The task
In the records below, find the line that contains "A bond coupon" and the line that contains "of each payment.", then retype exactly those two lines and every line between them.
(Extracted material Opens)
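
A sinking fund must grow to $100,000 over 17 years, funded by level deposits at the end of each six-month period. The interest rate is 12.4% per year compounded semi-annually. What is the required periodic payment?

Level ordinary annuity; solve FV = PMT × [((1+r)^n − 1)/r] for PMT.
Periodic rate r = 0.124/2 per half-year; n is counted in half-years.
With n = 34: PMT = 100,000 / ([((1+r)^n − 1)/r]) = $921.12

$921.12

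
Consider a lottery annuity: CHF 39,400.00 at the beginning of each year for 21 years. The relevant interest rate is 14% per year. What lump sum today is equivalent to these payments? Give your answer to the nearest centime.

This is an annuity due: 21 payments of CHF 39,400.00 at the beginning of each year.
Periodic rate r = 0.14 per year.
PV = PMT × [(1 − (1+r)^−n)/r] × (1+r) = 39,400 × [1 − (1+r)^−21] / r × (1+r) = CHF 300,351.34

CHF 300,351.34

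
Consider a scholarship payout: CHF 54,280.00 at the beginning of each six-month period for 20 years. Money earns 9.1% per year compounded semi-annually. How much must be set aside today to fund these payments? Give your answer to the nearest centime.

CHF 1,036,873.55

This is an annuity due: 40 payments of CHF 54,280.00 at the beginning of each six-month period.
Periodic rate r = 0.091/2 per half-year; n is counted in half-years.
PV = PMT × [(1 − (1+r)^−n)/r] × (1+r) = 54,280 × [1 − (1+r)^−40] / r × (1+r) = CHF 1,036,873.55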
(Extracted material Closes)
(Extracted material Opens)
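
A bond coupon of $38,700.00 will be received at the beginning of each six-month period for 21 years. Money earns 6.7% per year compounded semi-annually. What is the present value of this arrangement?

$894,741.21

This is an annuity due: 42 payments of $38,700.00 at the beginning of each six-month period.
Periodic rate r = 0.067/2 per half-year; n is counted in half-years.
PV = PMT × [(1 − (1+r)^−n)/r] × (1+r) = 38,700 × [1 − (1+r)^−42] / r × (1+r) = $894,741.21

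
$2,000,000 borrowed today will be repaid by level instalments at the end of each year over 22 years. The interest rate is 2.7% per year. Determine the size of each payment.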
(Extracted material Closes)
Task answer
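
A bond coupon of $38,700.00 will be received at the beginning of each six-month period for 21 years. Money earns 6.7% per year compounded semi-annually. What is the present value of this arrangement?

$894,741.21

This is an annuity due: 42 payments of $38,700.00 at the beginning of each six-month period.
Periodic rate r = 0.067/2 per half-year; n is counted in half-years.
PV = PMT × [(1 − (1+r)^−n)/r] × (1+r) = 38,700 × [1 − (1+r)^−42] / r × (1+r) = $894,741.21

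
$2,000,000 borrowed today will be repaid by level instalments at the end of each year over 22 years. The interest rate is 2.7% per year. Determine the size of each payment.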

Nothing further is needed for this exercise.